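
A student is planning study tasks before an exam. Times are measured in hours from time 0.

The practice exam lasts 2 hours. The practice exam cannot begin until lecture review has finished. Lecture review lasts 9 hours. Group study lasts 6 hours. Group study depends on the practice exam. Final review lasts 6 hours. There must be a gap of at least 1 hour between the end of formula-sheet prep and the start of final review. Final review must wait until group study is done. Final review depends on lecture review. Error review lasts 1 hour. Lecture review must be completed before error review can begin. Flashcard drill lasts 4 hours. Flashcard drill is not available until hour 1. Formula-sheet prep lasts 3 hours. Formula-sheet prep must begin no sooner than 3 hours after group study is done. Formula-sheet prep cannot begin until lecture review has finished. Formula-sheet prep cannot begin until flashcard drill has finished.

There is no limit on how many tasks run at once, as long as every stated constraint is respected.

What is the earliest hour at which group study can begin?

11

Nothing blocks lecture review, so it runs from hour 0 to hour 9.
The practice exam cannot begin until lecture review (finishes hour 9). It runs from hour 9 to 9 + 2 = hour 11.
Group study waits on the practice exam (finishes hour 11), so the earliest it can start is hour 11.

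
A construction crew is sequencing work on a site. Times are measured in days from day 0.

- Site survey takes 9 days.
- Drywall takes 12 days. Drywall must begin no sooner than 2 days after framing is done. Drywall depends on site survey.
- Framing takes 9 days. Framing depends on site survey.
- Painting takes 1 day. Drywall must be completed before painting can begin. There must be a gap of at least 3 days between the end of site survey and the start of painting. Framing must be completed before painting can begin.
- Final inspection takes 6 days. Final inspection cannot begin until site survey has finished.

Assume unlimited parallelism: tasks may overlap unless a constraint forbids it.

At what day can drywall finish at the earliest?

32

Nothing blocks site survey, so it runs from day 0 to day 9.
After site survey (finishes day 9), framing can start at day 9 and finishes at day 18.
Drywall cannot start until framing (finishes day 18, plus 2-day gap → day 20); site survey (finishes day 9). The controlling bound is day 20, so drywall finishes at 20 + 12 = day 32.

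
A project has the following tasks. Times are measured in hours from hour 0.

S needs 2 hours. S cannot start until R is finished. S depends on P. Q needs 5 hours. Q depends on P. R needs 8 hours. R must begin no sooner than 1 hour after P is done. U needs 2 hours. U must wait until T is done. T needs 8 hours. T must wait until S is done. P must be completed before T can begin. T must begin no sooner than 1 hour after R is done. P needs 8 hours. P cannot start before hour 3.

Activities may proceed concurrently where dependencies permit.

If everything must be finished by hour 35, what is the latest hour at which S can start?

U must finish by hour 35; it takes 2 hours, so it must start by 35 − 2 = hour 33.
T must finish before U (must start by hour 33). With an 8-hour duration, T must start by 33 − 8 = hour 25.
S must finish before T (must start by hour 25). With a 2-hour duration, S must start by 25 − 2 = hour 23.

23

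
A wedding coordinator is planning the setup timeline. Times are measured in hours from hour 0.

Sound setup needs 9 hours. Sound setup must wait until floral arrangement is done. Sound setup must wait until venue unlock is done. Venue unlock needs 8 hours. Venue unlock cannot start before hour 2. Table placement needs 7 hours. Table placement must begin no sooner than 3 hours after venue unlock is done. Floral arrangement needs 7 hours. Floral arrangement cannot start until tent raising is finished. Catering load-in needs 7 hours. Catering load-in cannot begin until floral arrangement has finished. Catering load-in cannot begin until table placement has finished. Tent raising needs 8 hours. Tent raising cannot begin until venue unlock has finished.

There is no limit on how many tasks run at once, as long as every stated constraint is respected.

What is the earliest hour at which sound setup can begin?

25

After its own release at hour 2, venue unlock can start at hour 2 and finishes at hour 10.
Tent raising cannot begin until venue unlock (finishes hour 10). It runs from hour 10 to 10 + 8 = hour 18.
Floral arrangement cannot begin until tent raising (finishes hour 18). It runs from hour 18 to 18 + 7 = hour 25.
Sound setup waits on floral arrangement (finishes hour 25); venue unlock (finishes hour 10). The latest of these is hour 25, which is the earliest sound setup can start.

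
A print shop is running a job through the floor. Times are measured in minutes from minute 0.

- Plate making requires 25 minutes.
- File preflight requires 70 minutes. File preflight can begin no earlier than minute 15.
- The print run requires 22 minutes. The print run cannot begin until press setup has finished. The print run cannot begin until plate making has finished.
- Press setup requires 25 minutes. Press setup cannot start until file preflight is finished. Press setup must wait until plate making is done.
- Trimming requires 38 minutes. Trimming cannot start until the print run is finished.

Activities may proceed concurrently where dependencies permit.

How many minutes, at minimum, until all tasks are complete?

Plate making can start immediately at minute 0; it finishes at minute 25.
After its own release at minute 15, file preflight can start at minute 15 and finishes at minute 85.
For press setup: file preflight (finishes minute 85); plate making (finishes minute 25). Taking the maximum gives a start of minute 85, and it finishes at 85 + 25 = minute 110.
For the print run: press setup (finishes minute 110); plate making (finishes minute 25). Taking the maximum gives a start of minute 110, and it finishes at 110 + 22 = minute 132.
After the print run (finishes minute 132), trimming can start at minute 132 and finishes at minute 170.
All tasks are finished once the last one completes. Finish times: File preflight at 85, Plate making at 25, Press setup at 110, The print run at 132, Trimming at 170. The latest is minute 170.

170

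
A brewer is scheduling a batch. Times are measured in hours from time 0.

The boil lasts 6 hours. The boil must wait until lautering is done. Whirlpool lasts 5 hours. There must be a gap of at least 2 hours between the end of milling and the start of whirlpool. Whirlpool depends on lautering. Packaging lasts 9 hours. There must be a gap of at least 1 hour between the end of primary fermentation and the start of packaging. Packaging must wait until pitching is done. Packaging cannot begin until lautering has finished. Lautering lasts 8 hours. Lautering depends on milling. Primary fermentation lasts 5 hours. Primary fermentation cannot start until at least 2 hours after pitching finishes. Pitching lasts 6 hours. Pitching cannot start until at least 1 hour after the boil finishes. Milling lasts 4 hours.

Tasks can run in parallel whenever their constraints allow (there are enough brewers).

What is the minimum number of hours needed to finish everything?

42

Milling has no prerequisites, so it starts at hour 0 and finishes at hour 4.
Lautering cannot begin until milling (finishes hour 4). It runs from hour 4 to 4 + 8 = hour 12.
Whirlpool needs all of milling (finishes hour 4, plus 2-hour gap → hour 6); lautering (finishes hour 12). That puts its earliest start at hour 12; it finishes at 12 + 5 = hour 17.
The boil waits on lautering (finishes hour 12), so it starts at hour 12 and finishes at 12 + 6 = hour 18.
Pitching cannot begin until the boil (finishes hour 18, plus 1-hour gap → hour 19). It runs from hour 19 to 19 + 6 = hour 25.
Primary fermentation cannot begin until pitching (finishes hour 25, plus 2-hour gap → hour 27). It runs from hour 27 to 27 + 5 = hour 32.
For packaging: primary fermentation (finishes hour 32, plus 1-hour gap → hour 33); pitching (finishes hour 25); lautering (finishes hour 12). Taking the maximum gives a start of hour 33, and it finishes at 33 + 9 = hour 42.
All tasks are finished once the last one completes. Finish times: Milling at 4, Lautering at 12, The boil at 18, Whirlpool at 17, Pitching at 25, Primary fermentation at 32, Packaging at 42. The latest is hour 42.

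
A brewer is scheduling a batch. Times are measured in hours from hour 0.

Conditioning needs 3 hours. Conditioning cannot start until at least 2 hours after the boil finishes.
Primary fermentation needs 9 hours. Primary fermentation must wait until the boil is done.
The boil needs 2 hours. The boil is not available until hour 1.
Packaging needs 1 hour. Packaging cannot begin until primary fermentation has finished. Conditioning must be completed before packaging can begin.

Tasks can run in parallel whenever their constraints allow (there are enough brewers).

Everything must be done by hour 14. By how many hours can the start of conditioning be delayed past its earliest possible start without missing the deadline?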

* * * * * * *

§ **TASK ITEM**: Restate the records word for word, keeping every line.

§ **COMPLETED TASK**:
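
A student is planning study tasks before an exam. Times are measured in hours from time 0.

The practice exam lasts 2 hours. The practice exam cannot begin until lecture review has finished. Lecture review lasts 9 hours. Group study lasts 6 hours. Group study depends on the practice exam. Final review lasts 6 hours. There must be a gap of at least 1 hour between the end of formula-sheet prep and the start of final review. Final review must wait until group study is done. Final review depends on lecture review. Error review lasts 1 hour. Lecture review must be completed before error review can begin. Flashcard drill lasts 4 hours. Flashcard drill is not available until hour 1. Formula-sheet prep lasts 3 hours. Formula-sheet prep must begin no sooner than 3 hours after group study is done. Formula-sheet prep cannot begin until lecture review has finished. Formula-sheet prep cannot begin until flashcard drill has finished.

There is no limit on how many tasks run at once, as long as every stated constraint is respected.

What is the earliest hour at which group study can begin?

11

Nothing blocks lecture review, so it runs from hour 0 to hour 9.
The practice exam cannot begin until lecture review (finishes hour 9). It runs from hour 9 to 9 + 2 = hour 11.
Group study waits on the practice exam (finishes hour 11), so the earliest it can start is hour 11.

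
A construction crew is sequencing work on a site. Times are measured in days from day 0.

- Site survey takes 9 days.
- Drywall takes 12 days. Drywall must begin no sooner than 2 days after framing is done. Drywall depends on site survey.
- Framing takes 9 days. Framing depends on site survey.
- Painting takes 1 day. Drywall must be completed before painting can begin. There must be a gap of at least 3 days between the end of site survey and the start of painting. Framing must be completed before painting can begin.
- Final inspection takes 6 days. Final inspection cannot begin until site survey has finished.

Assume unlimited parallelism: tasks may overlap unless a constraint forbids it.

At what day can drywall finish at the earliest?

32

Nothing blocks site survey, so it runs from day 0 to day 9.
After site survey (finishes day 9), framing can start at day 9 and finishes at day 18.
Drywall cannot start until framing (finishes day 18, plus 2-day gap → day 20); site survey (finishes day 9). The controlling bound is day 20, so drywall finishes at 20 + 12 = day 32.

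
A project has the following tasks. Times are measured in hours from hour 0.

S needs 2 hours. S cannot start until R is finished. S depends on P. Q needs 5 hours. Q depends on P. R needs 8 hours. R must begin no sooner than 1 hour after P is done. U needs 2 hours. U must wait until T is done. T needs 8 hours. T must wait until S is done. P must be completed before T can begin. T must begin no sooner than 1 hour after R is done. P needs 8 hours. P cannot start before hour 3.

Activities may proceed concurrently where dependencies permit.

If everything must be finished by hour 35, what is the latest hour at which S can start?

U must finish by hour 35; it takes 2 hours, so it must start by 35 − 2 = hour 33.
T must finish before U (must start by hour 33). With an 8-hour duration, T must start by 33 − 8 = hour 25.
S must finish before T (must start by hour 25). With a 2-hour duration, S must start by 25 − 2 = hour 23.

23

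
A wedding coordinator is planning the setup timeline. Times are measured in hours from hour 0.

Sound setup needs 9 hours. Sound setup must wait until floral arrangement is done. Sound setup must wait until venue unlock is done. Venue unlock needs 8 hours. Venue unlock cannot start before hour 2. Table placement needs 7 hours. Table placement must begin no sooner than 3 hours after venue unlock is done. Floral arrangement needs 7 hours. Floral arrangement cannot start until tent raising is finished. Catering load-in needs 7 hours. Catering load-in cannot begin until floral arrangement has finished. Catering load-in cannot begin until table placement has finished. Tent raising needs 8 hours. Tent raising cannot begin until venue unlock has finished.

There is no limit on how many tasks run at once, as long as every stated constraint is respected.

What is the earliest hour at which sound setup can begin?

25

After its own release at hour 2, venue unlock can start at hour 2 and finishes at hour 10.
Tent raising cannot begin until venue unlock (finishes hour 10). It runs from hour 10 to 10 + 8 = hour 18.
Floral arrangement cannot begin until tent raising (finishes hour 18). It runs from hour 18 to 18 + 7 = hour 25.
Sound setup waits on floral arrangement (finishes hour 25); venue unlock (finishes hour 10). The latest of these is hour 25, which is the earliest sound setup can start.

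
A print shop is running a job through the floor. Times are measured in minutes from minute 0.

- Plate making requires 25 minutes.
- File preflight requires 70 minutes. File preflight can begin no earlier than minute 15.
- The print run requires 22 minutes. The print run cannot begin until press setup has finished. The print run cannot begin until plate making has finished.
- Press setup requires 25 minutes. Press setup cannot start until file preflight is finished. Press setup must wait until plate making is done.
- Trimming requires 38 minutes. Trimming cannot start until the print run is finished.

Activities may proceed concurrently where dependencies permit.

How many minutes, at minimum, until all tasks are complete?

Plate making can start immediately at minute 0; it finishes at minute 25.
After its own release at minute 15, file preflight can start at minute 15 and finishes at minute 85.
For press setup: file preflight (finishes minute 85); plate making (finishes minute 25). Taking the maximum gives a start of minute 85, and it finishes at 85 + 25 = minute 110.
For the print run: press setup (finishes minute 110); plate making (finishes minute 25). Taking the maximum gives a start of minute 110, and it finishes at 110 + 22 = minute 132.
After the print run (finishes minute 132), trimming can start at minute 132 and finishes at minute 170.
All tasks are finished once the last one completes. Finish times: File preflight at 85, Plate making at 25, Press setup at 110, The print run at 132, Trimming at 170. The latest is minute 170.

170

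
A brewer is scheduling a batch. Times are measured in hours from time 0.

The boil lasts 6 hours. The boil must wait until lautering is done. Whirlpool lasts 5 hours. There must be a gap of at least 2 hours between the end of milling and the start of whirlpool. Whirlpool depends on lautering. Packaging lasts 9 hours. There must be a gap of at least 1 hour between the end of primary fermentation and the start of packaging. Packaging must wait until pitching is done. Packaging cannot begin until lautering has finished. Lautering lasts 8 hours. Lautering depends on milling. Primary fermentation lasts 5 hours. Primary fermentation cannot start until at least 2 hours after pitching finishes. Pitching lasts 6 hours. Pitching cannot start until at least 1 hour after the boil finishes. Milling lasts 4 hours.

Tasks can run in parallel whenever their constraints allow (there are enough brewers).

What is the minimum number of hours needed to finish everything?

42

Milling has no prerequisites, so it starts at hour 0 and finishes at hour 4.
Lautering cannot begin until milling (finishes hour 4). It runs from hour 4 to 4 + 8 = hour 12.
Whirlpool needs all of milling (finishes hour 4, plus 2-hour gap → hour 6); lautering (finishes hour 12). That puts its earliest start at hour 12; it finishes at 12 + 5 = hour 17.
The boil waits on lautering (finishes hour 12), so it starts at hour 12 and finishes at 12 + 6 = hour 18.
Pitching cannot begin until the boil (finishes hour 18, plus 1-hour gap → hour 19). It runs from hour 19 to 19 + 6 = hour 25.
Primary fermentation cannot begin until pitching (finishes hour 25, plus 2-hour gap → hour 27). It runs from hour 27 to 27 + 5 = hour 32.
For packaging: primary fermentation (finishes hour 32, plus 1-hour gap → hour 33); pitching (finishes hour 25); lautering (finishes hour 12). Taking the maximum gives a start of hour 33, and it finishes at 33 + 9 = hour 42.
All tasks are finished once the last one completes. Finish times: Milling at 4, Lautering at 12, The boil at 18, Whirlpool at 17, Pitching at 25, Primary fermentation at 32, Packaging at 42. The latest is hour 42.

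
A brewer is scheduling a batch. Times are measured in hours from hour 0.

Conditioning needs 3 hours. Conditioning cannot start until at least 2 hours after the boil finishes.
Primary fermentation needs 9 hours. Primary fermentation must wait until the boil is done.
The boil needs 2 hours. The boil is not available until hour 1.
Packaging needs 1 hour. Packaging cannot begin until primary fermentation has finished. Conditioning must be completed before packaging can begin.

Tasks can run in parallel whenever their constraints allow (there are enough brewers).

Everything must be done by hour 14. By how many hours can the start of conditioning be delayed past its earliest possible start without missing the deadline?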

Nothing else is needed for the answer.